Records excerpted from a collection –
- Opening Delimiter -

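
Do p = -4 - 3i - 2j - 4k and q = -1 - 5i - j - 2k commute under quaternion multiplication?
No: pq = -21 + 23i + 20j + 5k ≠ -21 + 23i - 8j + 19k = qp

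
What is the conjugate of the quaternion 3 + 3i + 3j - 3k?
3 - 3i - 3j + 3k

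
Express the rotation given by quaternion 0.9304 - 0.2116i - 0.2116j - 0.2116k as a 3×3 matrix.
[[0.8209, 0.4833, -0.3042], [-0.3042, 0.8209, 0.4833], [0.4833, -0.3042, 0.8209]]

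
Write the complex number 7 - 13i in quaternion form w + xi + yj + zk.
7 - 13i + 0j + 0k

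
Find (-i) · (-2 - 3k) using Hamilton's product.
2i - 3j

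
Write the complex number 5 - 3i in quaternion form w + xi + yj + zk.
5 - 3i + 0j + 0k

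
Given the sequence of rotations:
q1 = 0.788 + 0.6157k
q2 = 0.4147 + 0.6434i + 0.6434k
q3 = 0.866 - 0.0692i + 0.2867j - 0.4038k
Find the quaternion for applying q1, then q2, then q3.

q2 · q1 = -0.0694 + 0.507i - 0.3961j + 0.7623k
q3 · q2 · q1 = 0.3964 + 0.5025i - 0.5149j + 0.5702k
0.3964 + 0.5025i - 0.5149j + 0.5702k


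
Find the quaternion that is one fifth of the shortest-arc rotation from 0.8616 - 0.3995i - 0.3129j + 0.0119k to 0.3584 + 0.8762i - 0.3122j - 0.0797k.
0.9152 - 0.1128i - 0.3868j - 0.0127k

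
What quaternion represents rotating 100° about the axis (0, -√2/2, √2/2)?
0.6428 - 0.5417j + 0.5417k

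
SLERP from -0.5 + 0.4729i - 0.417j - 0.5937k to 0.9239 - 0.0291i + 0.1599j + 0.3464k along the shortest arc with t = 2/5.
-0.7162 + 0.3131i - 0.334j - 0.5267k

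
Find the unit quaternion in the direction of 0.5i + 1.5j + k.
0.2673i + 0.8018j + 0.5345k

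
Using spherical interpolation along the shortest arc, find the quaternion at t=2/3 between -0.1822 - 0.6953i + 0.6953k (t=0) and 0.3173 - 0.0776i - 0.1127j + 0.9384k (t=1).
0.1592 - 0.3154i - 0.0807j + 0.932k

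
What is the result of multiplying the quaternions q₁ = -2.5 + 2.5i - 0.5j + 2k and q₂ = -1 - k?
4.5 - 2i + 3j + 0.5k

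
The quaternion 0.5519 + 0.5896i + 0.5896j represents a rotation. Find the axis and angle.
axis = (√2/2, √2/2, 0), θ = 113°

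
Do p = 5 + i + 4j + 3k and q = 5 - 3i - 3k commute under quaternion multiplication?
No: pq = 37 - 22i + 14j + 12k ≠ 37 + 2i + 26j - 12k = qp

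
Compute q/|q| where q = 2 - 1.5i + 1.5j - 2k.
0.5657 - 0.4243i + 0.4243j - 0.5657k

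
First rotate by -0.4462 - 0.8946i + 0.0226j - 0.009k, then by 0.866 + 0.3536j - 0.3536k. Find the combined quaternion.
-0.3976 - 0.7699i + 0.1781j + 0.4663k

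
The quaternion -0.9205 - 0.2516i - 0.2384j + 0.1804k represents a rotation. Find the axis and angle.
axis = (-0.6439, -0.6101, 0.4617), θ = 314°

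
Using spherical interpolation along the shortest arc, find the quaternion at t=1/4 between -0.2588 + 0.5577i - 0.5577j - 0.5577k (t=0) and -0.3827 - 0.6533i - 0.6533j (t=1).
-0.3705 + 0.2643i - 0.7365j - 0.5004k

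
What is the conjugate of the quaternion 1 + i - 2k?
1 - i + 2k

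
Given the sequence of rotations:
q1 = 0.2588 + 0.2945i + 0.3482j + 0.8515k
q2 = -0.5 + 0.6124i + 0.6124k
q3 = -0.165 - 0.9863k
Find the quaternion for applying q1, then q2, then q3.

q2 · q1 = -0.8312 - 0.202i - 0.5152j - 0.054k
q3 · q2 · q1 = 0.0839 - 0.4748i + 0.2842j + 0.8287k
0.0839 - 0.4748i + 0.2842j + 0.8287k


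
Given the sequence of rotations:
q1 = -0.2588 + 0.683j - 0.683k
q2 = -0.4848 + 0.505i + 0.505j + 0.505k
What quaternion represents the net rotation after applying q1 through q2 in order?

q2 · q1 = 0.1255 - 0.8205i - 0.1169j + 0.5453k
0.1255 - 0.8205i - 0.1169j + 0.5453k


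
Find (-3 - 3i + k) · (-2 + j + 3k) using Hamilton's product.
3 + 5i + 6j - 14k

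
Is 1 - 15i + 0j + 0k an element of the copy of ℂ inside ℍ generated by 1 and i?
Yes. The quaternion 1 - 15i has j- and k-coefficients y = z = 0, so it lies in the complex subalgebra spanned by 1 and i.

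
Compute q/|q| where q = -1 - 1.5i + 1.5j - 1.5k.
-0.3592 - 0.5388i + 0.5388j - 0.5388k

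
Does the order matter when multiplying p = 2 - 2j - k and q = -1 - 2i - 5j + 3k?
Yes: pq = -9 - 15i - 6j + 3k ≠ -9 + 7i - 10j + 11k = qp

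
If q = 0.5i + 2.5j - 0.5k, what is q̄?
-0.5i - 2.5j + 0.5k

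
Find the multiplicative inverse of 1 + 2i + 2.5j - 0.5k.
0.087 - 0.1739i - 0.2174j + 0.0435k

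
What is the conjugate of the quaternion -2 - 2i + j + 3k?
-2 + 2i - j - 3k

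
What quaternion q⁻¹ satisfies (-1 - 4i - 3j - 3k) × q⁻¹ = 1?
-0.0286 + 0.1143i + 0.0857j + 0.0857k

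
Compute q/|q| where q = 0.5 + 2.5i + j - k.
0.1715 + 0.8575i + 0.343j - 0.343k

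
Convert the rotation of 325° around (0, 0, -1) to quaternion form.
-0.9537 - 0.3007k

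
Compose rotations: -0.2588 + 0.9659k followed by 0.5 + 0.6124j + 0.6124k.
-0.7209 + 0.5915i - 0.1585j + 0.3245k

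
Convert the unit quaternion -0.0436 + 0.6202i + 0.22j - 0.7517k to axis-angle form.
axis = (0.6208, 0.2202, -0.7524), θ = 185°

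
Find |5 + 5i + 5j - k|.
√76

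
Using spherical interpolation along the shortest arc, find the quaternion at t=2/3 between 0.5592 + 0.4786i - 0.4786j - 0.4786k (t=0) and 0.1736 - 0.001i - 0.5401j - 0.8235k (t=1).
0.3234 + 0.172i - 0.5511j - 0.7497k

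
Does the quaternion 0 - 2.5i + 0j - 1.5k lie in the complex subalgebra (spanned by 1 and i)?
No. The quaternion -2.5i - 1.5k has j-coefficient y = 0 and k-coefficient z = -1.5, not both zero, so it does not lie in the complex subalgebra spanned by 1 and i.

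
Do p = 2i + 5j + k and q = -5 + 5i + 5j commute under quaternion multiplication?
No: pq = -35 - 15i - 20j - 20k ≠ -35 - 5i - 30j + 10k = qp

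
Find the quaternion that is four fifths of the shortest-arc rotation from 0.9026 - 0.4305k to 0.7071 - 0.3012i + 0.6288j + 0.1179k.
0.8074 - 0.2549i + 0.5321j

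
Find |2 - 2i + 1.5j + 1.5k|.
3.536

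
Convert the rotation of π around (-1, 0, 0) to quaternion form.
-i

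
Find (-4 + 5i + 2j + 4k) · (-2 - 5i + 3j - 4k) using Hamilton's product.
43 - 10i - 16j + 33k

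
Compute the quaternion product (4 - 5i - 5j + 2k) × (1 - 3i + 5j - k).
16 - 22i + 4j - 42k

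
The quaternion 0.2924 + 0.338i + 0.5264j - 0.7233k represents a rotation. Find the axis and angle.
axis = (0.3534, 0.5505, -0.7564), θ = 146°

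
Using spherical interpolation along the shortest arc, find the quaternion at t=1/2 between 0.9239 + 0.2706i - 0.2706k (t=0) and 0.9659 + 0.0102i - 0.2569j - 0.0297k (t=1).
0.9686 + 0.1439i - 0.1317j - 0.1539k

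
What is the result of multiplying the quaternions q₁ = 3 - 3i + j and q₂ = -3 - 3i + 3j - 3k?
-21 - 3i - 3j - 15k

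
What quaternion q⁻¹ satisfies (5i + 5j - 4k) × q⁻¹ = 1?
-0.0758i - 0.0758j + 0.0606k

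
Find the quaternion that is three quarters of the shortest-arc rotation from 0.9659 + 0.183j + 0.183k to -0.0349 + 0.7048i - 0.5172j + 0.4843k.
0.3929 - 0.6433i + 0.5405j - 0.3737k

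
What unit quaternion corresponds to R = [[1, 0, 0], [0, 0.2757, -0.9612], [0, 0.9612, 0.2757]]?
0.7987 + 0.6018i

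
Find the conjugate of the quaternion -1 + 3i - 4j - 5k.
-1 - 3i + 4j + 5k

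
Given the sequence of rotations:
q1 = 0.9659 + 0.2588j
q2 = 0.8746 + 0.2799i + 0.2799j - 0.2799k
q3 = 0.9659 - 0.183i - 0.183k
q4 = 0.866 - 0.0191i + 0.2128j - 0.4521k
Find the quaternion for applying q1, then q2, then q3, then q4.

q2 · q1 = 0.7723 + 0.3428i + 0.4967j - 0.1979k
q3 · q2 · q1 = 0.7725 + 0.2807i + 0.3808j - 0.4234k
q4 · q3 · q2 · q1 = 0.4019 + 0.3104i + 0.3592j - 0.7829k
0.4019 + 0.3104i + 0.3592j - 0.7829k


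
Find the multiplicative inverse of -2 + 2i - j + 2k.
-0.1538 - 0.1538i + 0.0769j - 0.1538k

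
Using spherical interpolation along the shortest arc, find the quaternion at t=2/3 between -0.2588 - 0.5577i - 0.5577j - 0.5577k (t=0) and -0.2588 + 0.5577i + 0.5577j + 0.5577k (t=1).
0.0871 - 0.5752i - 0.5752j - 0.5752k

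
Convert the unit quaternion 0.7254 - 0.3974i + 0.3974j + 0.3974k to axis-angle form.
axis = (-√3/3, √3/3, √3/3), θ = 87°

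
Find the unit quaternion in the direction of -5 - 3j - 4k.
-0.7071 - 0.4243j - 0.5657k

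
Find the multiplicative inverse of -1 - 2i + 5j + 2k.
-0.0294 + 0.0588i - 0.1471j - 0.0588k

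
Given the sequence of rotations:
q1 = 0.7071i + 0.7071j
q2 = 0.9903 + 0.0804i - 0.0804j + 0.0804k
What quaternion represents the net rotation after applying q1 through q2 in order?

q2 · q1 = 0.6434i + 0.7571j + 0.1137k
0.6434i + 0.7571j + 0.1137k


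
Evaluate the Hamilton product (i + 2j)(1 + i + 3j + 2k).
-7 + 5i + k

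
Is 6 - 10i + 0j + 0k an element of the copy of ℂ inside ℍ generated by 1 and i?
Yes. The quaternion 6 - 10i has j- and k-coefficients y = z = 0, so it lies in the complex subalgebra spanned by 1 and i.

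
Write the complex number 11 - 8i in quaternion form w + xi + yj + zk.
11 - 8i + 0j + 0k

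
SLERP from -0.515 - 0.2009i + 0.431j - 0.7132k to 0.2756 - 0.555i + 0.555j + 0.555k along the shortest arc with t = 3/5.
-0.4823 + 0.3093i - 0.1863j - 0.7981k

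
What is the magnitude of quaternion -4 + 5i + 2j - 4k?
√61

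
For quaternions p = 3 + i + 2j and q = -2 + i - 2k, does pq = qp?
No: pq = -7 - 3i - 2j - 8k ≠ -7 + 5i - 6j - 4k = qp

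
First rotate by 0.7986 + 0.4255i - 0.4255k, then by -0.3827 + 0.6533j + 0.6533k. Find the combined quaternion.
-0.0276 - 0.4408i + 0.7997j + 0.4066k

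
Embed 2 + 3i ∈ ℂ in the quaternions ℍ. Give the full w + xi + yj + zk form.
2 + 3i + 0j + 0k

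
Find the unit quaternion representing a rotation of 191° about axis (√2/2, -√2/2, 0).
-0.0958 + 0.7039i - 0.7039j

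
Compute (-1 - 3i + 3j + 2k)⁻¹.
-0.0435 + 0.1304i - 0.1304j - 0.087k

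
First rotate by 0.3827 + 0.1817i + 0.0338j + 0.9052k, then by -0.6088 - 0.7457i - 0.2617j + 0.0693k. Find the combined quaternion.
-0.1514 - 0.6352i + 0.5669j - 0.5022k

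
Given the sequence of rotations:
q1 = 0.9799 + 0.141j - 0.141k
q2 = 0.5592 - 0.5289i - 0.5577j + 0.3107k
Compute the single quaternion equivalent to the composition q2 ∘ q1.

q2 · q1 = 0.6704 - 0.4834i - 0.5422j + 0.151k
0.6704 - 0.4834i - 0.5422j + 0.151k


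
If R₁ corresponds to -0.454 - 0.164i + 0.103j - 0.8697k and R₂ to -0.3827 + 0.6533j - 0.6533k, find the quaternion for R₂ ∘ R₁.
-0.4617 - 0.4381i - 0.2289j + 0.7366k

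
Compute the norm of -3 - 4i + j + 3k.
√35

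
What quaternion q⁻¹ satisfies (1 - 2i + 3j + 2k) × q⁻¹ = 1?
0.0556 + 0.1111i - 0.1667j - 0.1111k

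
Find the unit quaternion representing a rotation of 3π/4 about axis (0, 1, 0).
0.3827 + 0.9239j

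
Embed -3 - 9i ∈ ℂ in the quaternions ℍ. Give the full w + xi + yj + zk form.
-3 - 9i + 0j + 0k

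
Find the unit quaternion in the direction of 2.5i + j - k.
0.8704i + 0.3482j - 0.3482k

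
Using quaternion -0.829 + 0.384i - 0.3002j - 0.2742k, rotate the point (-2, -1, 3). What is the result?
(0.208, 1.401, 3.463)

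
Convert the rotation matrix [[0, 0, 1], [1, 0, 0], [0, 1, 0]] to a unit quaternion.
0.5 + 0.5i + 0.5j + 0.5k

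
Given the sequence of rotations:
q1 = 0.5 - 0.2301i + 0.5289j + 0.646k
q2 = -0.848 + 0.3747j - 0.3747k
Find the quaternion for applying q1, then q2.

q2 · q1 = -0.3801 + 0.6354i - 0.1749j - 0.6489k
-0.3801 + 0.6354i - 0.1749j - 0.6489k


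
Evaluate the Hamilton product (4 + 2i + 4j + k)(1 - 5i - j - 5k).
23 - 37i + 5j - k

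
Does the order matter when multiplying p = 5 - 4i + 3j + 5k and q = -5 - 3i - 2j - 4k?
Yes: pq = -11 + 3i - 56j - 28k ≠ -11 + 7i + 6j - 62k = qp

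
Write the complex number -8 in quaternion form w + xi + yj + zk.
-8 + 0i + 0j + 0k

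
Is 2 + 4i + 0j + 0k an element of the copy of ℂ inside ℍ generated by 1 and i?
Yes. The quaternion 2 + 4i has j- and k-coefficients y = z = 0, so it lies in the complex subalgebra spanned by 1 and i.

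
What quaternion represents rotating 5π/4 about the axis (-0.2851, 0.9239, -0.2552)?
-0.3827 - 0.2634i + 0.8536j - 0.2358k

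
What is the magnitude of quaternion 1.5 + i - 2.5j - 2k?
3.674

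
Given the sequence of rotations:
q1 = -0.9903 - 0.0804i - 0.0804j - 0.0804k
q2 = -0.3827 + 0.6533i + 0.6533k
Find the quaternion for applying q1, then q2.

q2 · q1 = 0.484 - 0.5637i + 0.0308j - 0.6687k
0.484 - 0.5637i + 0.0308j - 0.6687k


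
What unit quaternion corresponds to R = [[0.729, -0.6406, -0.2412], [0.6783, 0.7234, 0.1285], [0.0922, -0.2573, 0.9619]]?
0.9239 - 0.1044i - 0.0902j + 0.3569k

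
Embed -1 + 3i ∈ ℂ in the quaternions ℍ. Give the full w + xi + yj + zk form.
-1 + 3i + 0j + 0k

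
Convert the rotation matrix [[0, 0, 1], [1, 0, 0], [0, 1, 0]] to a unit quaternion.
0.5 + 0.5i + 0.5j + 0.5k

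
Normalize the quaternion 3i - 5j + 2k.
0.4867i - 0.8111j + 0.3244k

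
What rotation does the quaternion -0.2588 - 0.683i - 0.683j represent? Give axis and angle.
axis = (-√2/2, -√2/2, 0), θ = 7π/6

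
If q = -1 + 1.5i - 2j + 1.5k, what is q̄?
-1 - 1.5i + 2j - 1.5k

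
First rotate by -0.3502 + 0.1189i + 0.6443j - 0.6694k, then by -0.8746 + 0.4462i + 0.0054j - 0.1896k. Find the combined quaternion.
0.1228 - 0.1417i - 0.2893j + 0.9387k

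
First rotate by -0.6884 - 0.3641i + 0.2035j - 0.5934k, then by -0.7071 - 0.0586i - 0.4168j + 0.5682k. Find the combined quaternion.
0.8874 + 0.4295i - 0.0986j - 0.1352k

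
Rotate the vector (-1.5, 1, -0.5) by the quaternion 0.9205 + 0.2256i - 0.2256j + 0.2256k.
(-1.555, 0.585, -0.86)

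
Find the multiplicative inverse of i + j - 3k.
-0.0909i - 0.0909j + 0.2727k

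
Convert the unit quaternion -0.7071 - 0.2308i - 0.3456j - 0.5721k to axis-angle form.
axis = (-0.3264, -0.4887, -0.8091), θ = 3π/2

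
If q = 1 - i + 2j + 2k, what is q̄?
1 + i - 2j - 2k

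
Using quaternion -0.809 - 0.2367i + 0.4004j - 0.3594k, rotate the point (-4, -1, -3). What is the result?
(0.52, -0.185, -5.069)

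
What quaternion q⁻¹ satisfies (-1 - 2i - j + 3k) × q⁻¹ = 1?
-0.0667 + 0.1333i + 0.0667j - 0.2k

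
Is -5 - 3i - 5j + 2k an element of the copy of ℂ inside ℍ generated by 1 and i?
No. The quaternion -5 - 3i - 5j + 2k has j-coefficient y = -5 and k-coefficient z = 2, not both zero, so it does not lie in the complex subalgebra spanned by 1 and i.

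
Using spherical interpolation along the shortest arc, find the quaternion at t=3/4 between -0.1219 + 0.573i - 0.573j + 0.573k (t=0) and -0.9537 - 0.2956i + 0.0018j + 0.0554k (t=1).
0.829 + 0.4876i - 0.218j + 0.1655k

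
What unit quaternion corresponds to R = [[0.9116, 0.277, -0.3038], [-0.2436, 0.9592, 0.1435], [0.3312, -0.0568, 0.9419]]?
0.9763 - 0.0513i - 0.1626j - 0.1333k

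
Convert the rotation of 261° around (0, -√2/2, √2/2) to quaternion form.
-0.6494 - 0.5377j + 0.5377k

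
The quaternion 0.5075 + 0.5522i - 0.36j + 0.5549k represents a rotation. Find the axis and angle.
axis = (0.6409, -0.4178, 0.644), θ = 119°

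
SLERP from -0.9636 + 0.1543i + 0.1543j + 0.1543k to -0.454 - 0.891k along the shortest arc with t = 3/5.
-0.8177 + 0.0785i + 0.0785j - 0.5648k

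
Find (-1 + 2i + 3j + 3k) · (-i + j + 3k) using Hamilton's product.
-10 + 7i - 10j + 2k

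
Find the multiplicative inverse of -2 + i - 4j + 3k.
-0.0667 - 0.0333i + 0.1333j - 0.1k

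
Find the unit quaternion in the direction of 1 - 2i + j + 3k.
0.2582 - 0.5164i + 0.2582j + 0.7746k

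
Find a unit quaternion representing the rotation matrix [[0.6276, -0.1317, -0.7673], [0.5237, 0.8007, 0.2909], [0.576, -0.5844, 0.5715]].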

- Closing Delimiter -

Directions – Set down only these lines, exactly: the one containing "What quaternion q⁻¹ satisfies (-1 - 2i" and each line after it through the end of the entries above.

Result –
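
What quaternion q⁻¹ satisfies (-1 - 2i - j + 3k) × q⁻¹ = 1?
-0.0667 + 0.1333i + 0.0667j - 0.2k

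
Is -5 - 3i - 5j + 2k an element of the copy of ℂ inside ℍ generated by 1 and i?
No. The quaternion -5 - 3i - 5j + 2k has j-coefficient y = -5 and k-coefficient z = 2, not both zero, so it does not lie in the complex subalgebra spanned by 1 and i.

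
Using spherical interpolation along the shortest arc, find the quaternion at t=3/4 between -0.1219 + 0.573i - 0.573j + 0.573k (t=0) and -0.9537 - 0.2956i + 0.0018j + 0.0554k (t=1).
0.829 + 0.4876i - 0.218j + 0.1655k

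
What unit quaternion corresponds to R = [[0.9116, 0.277, -0.3038], [-0.2436, 0.9592, 0.1435], [0.3312, -0.0568, 0.9419]]?
0.9763 - 0.0513i - 0.1626j - 0.1333k

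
Convert the rotation of 261° around (0, -√2/2, √2/2) to quaternion form.
-0.6494 - 0.5377j + 0.5377k

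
The quaternion 0.5075 + 0.5522i - 0.36j + 0.5549k represents a rotation. Find the axis and angle.
axis = (0.6409, -0.4178, 0.644), θ = 119°

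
SLERP from -0.9636 + 0.1543i + 0.1543j + 0.1543k to -0.454 - 0.891k along the shortest arc with t = 3/5.
-0.8177 + 0.0785i + 0.0785j - 0.5648k

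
Find (-1 + 2i + 3j + 3k) · (-i + j + 3k) using Hamilton's product.
-10 + 7i - 10j + 2k

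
Find the multiplicative inverse of -2 + i - 4j + 3k.
-0.0667 - 0.0333i + 0.1333j - 0.1k

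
Find the unit quaternion in the direction of 1 - 2i + j + 3k.
0.2582 - 0.5164i + 0.2582j + 0.7746k

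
Find a unit quaternion representing the rotation matrix [[0.6276, -0.1317, -0.7673], [0.5237, 0.8007, 0.2909], [0.576, -0.5844, 0.5715]].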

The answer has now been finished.